> TASK STATEMENT:
Give the data again exactly, stopping after the "What is the" line.
Start of DATA TO EXAMINE
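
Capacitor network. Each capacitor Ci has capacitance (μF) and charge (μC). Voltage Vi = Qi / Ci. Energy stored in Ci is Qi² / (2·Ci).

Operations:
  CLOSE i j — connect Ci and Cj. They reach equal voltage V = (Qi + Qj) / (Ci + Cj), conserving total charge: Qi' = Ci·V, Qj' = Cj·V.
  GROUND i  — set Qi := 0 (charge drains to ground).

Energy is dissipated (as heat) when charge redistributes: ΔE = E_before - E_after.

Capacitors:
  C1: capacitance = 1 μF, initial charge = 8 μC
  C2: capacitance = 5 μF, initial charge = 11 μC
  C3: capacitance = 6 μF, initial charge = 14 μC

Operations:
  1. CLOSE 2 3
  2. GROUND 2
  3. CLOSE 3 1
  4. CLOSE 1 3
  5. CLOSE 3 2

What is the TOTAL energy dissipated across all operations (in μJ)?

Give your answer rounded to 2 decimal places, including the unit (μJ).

Answer: 40.02 μJ

Derivation:
Initial: C1(1μF, Q=8μC, V=8.00V), C2(5μF, Q=11μC, V=2.20V), C3(6μF, Q=14μC, V=2.33V)
Op 1: CLOSE 2-3: Q_total=25.00, C_total=11.00, V=2.27; Q2=11.36, Q3=13.64; dissipated=0.024
Op 2: GROUND 2: Q2=0; energy lost=12.913
Op 3: CLOSE 3-1: Q_total=21.64, C_total=7.00, V=3.09; Q3=18.55, Q1=3.09; dissipated=14.058
Op 4: CLOSE 1-3: Q_total=21.64, C_total=7.00, V=3.09; Q1=3.09, Q3=18.55; dissipated=0.000
Op 5: CLOSE 3-2: Q_total=18.55, C_total=11.00, V=1.69; Q3=10.12, Q2=8.43; dissipated=13.028
Total dissipated: 40.023 μJ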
End of DATA TO EXAMINE
> TASK RESULT:
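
Capacitor network. Each capacitor Ci has capacitance (μF) and charge (μC). Voltage Vi = Qi / Ci. Energy stored in Ci is Qi² / (2·Ci).

Operations:
  CLOSE i j — connect Ci and Cj. They reach equal voltage V = (Qi + Qj) / (Ci + Cj), conserving total charge: Qi' = Ci·V, Qj' = Cj·V.
  GROUND i  — set Qi := 0 (charge drains to ground).

Energy is dissipated (as heat) when charge redistributes: ΔE = E_before - E_after.

Capacitors:
  C1: capacitance = 1 μF, initial charge = 8 μC
  C2: capacitance = 5 μF, initial charge = 11 μC
  C3: capacitance = 6 μF, initial charge = 14 μC

Operations:
  1. CLOSE 2 3
  2. GROUND 2
  3. CLOSE 3 1
  4. CLOSE 1 3
  5. CLOSE 3 2

What is the TOTAL energy dissipated across all operations (in μJ)?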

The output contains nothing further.